■ DATA TO USE:
--- START ---
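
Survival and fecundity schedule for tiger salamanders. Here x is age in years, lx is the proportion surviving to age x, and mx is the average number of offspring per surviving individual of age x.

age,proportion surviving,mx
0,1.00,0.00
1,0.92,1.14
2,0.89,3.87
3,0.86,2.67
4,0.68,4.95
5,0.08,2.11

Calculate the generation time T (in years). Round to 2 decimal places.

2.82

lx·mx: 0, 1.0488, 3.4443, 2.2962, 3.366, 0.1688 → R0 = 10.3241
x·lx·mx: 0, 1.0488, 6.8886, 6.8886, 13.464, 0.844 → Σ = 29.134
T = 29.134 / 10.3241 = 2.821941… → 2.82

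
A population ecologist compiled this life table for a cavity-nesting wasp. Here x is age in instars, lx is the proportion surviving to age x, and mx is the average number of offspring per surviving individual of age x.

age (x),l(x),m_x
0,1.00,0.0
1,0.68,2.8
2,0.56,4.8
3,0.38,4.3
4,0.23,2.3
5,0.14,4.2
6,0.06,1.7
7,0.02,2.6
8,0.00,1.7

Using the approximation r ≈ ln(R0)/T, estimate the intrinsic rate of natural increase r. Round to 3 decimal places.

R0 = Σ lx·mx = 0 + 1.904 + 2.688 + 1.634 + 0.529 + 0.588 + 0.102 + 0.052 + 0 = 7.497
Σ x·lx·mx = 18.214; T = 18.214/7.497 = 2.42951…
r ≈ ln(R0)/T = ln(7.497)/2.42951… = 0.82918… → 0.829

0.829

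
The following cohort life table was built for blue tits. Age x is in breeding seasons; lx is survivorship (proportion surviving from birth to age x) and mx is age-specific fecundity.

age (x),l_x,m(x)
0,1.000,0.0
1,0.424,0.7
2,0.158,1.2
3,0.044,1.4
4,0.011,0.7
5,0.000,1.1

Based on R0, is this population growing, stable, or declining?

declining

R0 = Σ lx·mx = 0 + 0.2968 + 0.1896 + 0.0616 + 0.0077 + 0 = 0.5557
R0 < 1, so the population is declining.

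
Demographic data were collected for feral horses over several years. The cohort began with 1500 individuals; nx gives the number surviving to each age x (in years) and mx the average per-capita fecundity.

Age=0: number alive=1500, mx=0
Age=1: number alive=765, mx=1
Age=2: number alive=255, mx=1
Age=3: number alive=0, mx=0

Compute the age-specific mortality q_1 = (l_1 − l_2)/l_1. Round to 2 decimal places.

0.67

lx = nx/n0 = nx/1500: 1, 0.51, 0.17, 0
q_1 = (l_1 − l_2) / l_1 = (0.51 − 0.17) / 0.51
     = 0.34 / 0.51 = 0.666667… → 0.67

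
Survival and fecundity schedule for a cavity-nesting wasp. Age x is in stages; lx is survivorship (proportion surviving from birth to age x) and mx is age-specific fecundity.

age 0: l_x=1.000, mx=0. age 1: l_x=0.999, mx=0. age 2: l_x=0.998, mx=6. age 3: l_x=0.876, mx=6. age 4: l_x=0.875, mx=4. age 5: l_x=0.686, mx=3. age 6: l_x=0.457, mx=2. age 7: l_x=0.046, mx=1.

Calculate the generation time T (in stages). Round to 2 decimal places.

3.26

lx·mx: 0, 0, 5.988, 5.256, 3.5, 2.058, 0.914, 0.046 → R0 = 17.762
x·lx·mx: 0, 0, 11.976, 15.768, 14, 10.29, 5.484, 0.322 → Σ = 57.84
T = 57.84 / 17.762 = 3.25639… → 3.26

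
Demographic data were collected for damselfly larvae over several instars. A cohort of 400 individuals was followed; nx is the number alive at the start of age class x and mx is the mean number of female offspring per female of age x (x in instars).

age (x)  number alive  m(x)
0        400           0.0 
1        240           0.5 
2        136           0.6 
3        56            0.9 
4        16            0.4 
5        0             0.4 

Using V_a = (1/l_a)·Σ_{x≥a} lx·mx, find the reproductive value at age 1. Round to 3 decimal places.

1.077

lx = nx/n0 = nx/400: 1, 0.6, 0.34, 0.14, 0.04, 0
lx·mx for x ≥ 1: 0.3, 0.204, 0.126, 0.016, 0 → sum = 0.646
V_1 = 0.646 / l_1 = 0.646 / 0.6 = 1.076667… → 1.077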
--- END ---
--- START ---
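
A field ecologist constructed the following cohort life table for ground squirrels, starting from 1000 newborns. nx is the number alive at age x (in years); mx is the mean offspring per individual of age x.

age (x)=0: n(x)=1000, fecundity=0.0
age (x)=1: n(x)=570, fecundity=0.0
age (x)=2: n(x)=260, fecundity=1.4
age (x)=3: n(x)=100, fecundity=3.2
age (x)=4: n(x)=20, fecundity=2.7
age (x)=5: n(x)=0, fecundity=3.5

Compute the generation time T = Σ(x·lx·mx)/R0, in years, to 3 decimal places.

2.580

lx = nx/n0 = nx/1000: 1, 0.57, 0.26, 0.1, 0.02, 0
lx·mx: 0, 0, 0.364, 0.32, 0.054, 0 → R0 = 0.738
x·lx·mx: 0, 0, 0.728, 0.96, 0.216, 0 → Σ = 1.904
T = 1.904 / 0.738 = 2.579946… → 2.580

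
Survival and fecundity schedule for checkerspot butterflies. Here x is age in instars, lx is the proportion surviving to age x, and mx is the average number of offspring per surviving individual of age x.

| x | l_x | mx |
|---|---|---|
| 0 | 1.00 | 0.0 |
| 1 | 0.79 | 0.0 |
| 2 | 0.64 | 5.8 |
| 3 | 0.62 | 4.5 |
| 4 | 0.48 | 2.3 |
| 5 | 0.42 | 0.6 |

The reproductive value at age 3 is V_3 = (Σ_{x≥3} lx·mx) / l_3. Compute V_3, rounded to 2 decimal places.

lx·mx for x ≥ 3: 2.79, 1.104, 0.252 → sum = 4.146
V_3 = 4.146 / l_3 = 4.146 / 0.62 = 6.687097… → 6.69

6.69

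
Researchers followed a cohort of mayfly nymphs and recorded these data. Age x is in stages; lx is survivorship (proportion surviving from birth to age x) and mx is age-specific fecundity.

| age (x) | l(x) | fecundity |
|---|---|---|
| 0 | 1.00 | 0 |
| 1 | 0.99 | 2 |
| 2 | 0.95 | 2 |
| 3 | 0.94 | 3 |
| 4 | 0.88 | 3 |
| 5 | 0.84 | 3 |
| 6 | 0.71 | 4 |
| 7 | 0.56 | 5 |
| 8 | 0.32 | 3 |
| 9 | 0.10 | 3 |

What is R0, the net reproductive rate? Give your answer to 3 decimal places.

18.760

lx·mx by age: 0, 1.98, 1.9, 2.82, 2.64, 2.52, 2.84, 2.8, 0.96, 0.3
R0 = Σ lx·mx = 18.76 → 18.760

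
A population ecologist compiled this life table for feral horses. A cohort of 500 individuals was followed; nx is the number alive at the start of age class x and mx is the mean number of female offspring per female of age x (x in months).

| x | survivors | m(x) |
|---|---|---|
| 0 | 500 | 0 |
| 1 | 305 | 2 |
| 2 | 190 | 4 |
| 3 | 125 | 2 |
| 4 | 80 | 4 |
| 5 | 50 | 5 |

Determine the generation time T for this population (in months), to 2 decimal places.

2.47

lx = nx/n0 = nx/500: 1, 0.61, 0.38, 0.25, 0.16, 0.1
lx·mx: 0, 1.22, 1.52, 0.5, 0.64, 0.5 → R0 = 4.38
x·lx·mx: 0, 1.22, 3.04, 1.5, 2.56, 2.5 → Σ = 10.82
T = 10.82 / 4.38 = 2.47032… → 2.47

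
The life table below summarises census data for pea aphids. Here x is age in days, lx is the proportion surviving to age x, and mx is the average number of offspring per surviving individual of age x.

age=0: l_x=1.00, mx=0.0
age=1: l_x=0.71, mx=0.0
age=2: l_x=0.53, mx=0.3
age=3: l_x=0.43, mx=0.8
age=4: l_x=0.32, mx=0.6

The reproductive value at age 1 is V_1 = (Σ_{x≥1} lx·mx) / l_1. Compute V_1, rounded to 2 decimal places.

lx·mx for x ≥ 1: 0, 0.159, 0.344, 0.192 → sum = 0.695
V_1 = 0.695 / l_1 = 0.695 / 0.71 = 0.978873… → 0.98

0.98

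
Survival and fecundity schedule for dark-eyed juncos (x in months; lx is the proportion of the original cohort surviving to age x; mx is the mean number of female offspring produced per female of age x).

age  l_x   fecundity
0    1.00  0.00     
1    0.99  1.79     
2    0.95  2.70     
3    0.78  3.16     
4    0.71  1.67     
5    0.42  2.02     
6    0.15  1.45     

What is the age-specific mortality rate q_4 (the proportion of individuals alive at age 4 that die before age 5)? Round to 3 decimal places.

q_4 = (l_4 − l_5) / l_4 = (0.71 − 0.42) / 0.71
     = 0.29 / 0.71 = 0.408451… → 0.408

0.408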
--- END ---
--- START ---
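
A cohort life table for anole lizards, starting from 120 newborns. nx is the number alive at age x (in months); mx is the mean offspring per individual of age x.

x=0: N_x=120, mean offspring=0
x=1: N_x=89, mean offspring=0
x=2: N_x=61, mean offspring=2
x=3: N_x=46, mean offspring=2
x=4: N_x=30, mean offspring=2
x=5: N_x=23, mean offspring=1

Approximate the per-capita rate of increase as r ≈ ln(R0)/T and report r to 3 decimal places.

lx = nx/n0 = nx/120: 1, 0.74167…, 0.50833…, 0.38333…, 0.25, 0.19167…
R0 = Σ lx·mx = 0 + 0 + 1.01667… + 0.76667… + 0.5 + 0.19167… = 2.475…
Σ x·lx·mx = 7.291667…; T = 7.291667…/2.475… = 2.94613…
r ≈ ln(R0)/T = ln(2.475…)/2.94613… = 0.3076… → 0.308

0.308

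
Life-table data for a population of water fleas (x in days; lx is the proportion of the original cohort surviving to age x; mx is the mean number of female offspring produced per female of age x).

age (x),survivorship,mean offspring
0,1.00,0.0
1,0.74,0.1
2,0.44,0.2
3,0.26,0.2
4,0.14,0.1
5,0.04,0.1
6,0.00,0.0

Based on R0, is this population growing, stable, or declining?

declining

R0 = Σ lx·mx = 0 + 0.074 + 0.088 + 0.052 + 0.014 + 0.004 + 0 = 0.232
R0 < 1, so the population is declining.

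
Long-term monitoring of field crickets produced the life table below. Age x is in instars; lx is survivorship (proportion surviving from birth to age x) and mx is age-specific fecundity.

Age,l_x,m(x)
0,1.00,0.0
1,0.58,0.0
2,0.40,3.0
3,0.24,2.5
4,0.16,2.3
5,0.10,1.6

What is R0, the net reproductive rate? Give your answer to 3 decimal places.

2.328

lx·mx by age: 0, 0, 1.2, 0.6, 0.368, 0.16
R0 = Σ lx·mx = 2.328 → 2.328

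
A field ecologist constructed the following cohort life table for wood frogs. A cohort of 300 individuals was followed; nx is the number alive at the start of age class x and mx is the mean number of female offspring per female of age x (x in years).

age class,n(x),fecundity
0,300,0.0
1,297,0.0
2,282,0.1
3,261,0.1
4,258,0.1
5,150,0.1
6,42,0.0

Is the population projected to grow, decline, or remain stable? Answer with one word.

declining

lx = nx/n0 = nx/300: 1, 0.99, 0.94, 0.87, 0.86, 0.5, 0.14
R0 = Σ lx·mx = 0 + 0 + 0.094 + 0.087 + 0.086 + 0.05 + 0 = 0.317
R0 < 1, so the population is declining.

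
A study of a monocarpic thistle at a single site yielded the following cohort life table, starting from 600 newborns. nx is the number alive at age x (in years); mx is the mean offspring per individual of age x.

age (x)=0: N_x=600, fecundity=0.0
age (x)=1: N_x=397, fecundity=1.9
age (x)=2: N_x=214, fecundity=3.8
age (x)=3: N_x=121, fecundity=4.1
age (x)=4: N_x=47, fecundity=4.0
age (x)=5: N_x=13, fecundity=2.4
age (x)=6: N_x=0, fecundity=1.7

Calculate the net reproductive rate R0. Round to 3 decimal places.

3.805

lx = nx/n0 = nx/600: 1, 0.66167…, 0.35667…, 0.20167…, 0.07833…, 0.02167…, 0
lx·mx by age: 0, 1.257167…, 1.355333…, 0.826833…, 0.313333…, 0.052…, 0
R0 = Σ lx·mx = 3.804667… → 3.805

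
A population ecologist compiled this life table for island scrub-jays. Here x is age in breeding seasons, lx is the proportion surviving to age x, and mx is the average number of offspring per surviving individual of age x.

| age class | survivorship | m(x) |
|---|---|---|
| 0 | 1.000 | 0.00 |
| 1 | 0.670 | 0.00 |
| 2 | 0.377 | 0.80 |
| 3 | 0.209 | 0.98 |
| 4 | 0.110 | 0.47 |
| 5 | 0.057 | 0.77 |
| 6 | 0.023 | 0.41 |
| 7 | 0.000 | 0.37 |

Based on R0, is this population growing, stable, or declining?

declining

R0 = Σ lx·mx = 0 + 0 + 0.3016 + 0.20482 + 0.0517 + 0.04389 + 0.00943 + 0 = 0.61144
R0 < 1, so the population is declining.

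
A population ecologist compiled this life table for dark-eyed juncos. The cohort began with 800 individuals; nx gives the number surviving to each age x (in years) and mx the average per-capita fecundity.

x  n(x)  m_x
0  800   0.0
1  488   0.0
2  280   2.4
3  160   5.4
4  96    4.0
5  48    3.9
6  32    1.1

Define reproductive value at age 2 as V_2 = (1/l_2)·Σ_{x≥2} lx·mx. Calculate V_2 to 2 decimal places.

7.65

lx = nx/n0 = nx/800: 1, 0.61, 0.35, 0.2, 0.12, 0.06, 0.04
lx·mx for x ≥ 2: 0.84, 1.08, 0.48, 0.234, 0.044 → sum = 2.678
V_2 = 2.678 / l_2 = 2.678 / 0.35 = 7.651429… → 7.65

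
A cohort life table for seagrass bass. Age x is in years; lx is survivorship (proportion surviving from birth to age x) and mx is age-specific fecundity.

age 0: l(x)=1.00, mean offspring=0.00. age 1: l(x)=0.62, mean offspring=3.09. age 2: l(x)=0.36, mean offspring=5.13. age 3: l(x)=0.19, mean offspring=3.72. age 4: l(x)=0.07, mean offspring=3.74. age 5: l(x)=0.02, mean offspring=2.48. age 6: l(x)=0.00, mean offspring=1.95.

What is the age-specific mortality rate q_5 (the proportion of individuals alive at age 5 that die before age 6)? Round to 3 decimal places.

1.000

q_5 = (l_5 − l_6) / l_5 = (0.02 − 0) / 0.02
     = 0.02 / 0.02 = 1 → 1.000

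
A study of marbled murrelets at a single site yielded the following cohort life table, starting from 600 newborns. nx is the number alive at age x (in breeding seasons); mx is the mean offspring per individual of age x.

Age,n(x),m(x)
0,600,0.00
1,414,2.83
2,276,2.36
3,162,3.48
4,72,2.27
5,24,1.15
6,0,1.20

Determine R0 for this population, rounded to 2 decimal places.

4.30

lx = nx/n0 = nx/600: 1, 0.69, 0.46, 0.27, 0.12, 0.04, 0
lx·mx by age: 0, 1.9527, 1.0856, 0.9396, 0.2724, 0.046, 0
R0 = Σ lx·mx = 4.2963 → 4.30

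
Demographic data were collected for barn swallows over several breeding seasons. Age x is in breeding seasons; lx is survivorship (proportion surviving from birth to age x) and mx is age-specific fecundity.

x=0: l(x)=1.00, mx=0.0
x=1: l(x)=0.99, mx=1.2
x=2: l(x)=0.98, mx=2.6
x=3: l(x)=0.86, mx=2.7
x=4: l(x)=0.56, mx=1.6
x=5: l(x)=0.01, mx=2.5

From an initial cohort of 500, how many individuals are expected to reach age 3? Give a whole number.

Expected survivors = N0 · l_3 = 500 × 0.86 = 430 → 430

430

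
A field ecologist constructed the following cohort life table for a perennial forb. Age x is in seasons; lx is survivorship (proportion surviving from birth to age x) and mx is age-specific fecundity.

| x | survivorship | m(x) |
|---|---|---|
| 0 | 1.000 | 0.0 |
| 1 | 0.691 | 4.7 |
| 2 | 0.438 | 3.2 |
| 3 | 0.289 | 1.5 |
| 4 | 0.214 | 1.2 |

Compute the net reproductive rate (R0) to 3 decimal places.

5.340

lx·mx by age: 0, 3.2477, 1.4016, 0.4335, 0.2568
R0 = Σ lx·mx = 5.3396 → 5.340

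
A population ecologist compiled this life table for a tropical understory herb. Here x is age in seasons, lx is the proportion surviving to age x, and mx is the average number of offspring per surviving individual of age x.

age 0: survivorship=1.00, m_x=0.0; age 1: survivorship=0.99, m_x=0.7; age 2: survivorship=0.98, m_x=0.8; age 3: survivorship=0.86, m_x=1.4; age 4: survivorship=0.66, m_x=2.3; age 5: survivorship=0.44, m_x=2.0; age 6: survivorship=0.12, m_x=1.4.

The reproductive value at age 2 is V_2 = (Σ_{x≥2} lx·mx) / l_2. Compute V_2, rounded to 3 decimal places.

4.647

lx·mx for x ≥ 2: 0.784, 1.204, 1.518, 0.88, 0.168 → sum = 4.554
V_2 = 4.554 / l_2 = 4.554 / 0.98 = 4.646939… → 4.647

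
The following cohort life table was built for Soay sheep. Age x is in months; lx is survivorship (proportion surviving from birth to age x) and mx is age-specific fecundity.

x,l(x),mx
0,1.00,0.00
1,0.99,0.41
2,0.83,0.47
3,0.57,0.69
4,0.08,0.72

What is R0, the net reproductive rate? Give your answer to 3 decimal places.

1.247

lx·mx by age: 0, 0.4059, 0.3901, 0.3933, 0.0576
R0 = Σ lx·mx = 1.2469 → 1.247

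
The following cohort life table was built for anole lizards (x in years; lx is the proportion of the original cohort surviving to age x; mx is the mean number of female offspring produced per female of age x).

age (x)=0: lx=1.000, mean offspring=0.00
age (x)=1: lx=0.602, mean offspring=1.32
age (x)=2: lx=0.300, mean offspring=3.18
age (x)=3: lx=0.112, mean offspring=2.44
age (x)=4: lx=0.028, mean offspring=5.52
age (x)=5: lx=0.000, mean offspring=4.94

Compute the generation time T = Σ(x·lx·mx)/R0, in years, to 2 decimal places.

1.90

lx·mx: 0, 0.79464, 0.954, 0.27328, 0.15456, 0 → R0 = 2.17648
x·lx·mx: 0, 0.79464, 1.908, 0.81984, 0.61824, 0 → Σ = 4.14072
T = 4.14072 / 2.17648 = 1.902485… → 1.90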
--- END ---
■ DESCRIPTION OF THE TASK: The required output is every line above from the one with "0.64 | 5.8 |" down to the one with "4 | 0.88 | 3 |", restated word for word, ends included.

■ ANSWER FOR THE TASK:
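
| 2 | 0.64 | 5.8 |
| 3 | 0.62 | 4.5 |
| 4 | 0.48 | 2.3 |
| 5 | 0.42 | 0.6 |

The reproductive value at age 3 is V_3 = (Σ_{x≥3} lx·mx) / l_3. Compute V_3, rounded to 2 decimal places.

lx·mx for x ≥ 3: 2.79, 1.104, 0.252 → sum = 4.146
V_3 = 4.146 / l_3 = 4.146 / 0.62 = 6.687097… → 6.69

6.69

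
Researchers followed a cohort of mayfly nymphs and recorded these data. Age x is in stages; lx is survivorship (proportion surviving from birth to age x) and mx is age-specific fecundity.

| age (x) | l(x) | fecundity |
|---|---|---|
| 0 | 1.00 | 0 |
| 1 | 0.99 | 2 |
| 2 | 0.95 | 2 |
| 3 | 0.94 | 3 |
| 4 | 0.88 | 3 |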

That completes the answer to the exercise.